Using the material below, return exactly the lines between the one holding "Under the ordered" and the one holding "d:Bool => n)", inclusive, and no others.

__GIVEN ENTRIES__.
|---|

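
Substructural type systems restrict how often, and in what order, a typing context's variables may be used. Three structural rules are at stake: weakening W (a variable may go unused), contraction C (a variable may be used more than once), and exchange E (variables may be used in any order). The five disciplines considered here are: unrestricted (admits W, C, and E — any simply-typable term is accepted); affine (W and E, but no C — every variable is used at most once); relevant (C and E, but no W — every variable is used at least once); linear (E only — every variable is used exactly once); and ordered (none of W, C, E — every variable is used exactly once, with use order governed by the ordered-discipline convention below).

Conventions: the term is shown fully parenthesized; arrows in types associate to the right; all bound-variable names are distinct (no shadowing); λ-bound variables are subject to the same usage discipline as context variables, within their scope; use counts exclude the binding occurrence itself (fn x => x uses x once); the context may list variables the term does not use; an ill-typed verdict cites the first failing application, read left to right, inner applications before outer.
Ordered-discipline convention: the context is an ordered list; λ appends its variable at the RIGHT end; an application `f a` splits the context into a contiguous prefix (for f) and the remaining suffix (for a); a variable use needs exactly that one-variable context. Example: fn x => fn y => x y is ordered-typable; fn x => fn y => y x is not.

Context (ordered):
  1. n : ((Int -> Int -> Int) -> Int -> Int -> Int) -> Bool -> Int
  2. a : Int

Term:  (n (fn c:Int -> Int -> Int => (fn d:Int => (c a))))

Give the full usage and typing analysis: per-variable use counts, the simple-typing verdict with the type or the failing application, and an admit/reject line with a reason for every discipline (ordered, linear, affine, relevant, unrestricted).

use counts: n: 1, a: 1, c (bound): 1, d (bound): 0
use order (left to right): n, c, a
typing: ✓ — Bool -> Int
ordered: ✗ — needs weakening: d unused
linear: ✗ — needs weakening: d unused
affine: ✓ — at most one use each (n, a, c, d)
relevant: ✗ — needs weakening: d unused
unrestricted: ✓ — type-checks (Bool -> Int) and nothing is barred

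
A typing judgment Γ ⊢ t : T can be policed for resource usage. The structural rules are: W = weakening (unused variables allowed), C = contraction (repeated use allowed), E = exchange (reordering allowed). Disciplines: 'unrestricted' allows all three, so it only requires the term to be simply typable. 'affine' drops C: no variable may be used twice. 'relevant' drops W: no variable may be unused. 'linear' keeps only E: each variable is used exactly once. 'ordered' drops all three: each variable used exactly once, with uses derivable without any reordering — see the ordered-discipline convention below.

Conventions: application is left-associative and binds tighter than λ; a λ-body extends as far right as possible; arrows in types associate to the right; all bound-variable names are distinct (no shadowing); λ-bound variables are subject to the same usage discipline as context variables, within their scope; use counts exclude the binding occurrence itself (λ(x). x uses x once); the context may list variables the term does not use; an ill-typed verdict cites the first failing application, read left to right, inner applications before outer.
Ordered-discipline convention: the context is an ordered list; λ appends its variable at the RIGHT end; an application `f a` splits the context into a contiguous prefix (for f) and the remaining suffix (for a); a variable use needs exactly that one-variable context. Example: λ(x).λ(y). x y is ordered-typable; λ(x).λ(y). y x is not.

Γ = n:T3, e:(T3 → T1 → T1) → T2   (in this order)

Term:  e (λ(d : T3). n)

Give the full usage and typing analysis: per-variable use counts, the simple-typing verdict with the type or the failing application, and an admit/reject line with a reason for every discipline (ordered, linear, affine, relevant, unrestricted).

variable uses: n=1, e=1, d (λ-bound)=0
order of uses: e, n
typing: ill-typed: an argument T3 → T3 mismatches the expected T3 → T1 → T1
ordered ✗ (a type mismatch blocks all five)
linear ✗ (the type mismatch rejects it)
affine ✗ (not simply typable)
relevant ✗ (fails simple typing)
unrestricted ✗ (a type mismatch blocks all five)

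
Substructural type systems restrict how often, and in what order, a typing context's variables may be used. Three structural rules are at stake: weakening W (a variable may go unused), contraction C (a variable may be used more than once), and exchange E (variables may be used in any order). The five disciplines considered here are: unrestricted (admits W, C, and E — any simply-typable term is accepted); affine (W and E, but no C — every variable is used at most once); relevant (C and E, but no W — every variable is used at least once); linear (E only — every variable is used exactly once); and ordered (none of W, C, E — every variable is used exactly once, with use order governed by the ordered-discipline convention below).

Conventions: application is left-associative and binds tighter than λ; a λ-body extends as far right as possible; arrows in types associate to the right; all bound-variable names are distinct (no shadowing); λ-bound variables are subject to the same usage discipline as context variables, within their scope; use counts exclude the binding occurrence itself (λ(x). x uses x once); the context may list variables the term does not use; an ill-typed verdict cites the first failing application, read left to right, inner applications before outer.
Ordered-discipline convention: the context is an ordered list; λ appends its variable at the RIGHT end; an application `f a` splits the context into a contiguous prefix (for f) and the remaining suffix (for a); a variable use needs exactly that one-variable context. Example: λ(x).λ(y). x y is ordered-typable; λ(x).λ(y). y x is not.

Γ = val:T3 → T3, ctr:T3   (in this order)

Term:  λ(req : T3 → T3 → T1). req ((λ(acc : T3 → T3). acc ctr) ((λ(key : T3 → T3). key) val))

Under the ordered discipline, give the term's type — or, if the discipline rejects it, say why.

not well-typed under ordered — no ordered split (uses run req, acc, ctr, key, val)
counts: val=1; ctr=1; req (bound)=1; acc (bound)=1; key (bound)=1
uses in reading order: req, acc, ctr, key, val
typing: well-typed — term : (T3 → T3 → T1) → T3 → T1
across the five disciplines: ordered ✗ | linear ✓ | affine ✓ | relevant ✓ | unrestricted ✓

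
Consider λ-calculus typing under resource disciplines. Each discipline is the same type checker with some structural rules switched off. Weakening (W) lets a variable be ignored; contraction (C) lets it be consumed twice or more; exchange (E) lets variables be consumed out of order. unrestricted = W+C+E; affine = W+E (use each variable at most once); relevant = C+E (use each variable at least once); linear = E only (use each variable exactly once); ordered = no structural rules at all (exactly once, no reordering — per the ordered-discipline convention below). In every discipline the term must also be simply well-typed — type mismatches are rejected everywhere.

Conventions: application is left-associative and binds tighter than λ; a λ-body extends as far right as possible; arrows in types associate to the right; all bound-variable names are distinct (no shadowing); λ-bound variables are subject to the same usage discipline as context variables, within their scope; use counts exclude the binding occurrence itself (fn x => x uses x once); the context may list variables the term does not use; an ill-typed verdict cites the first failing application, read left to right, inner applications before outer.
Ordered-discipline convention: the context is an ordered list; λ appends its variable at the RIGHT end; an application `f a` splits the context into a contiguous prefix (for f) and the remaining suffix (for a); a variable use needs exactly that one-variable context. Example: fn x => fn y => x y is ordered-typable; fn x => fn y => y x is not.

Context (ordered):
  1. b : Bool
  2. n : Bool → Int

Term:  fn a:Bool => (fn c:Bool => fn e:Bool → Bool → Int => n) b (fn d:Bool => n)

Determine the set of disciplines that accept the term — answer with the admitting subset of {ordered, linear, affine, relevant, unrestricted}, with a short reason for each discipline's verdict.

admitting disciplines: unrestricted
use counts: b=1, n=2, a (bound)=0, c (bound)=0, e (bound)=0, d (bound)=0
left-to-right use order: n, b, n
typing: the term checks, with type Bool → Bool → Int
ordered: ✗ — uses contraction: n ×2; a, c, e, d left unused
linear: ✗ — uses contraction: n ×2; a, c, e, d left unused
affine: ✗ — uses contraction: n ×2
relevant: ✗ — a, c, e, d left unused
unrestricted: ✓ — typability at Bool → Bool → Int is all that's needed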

|---|

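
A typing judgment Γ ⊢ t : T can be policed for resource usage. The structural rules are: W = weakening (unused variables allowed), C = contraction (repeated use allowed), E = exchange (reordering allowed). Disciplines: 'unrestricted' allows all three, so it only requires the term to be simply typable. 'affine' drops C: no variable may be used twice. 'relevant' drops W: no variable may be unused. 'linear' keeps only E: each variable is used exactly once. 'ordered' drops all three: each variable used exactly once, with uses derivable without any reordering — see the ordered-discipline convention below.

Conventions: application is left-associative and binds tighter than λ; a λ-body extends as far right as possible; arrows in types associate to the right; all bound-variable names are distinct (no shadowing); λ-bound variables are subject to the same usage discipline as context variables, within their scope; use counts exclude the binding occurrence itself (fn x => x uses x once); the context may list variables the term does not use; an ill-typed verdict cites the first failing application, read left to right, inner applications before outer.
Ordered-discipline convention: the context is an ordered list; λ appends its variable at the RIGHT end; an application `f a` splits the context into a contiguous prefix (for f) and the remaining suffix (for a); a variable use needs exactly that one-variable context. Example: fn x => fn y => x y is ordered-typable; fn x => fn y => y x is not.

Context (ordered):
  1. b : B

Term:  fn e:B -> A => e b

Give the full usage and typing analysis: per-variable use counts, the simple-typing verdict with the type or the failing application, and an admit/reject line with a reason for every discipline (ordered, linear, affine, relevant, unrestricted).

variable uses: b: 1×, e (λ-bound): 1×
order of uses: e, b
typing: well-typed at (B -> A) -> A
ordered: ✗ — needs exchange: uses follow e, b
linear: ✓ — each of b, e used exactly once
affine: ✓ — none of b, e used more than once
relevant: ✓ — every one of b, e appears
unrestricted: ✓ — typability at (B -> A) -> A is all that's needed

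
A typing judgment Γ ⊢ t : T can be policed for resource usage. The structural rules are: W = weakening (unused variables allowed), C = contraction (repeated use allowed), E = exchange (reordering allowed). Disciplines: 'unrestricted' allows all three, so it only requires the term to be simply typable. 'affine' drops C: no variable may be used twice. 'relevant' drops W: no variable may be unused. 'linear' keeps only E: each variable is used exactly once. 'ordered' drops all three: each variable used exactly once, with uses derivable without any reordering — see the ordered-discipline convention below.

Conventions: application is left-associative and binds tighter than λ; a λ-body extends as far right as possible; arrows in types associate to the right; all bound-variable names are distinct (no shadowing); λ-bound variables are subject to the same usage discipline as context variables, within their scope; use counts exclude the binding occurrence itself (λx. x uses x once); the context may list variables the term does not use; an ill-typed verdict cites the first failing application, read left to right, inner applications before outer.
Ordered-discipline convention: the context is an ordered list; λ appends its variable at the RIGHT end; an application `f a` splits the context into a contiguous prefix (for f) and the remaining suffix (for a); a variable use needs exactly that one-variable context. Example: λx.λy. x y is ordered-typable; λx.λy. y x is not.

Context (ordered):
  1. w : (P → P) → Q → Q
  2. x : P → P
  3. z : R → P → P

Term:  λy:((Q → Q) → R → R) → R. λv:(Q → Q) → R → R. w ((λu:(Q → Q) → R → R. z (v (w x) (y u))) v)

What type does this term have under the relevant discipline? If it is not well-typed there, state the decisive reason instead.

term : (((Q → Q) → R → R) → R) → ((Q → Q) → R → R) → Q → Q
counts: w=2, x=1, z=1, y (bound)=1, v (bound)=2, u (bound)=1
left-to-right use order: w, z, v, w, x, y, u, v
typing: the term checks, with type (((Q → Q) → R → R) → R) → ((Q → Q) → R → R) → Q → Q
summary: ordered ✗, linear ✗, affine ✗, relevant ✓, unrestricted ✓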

|---|

__EXERCISE RESULT__.
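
Under the ordered discipline, give the term's type — or, if the discipline rejects it, say why.

not well-typed under ordered — no ordered split (uses run req, acc, ctr, key, val)
counts: val=1; ctr=1; req (bound)=1; acc (bound)=1; key (bound)=1
uses in reading order: req, acc, ctr, key, val
typing: well-typed — term : (T3 → T3 → T1) → T3 → T1
across the five disciplines: ordered ✗ | linear ✓ | affine ✓ | relevant ✓ | unrestricted ✓

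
Consider λ-calculus typing under resource disciplines. Each discipline is the same type checker with some structural rules switched off. Weakening (W) lets a variable be ignored; contraction (C) lets it be consumed twice or more; exchange (E) lets variables be consumed out of order. unrestricted = W+C+E; affine = W+E (use each variable at most once); relevant = C+E (use each variable at least once); linear = E only (use each variable exactly once); ordered = no structural rules at all (exactly once, no reordering — per the ordered-discipline convention below). In every discipline the term must also be simply well-typed — type mismatches are rejected everywhere.

Conventions: application is left-associative and binds tighter than λ; a λ-body extends as far right as possible; arrows in types associate to the right; all bound-variable names are distinct (no shadowing); λ-bound variables are subject to the same usage discipline as context variables, within their scope; use counts exclude the binding occurrence itself (fn x => x uses x once); the context may list variables the term does not use; an ill-typed verdict cites the first failing application, read left to right, inner applications before outer.
Ordered-discipline convention: the context is an ordered list; λ appends its variable at the RIGHT end; an application `f a` splits the context into a contiguous prefix (for f) and the remaining suffix (for a); a variable use needs exactly that one-variable context. Example: fn x => fn y => x y is ordered-typable; fn x => fn y => y x is not.

Context (ordered):
  1. b : Bool
  2. n : Bool → Int

Term:  fn a:Bool => (fn c:Bool => fn e:Bool → Bool → Int => n) b (fn d:Bool => n)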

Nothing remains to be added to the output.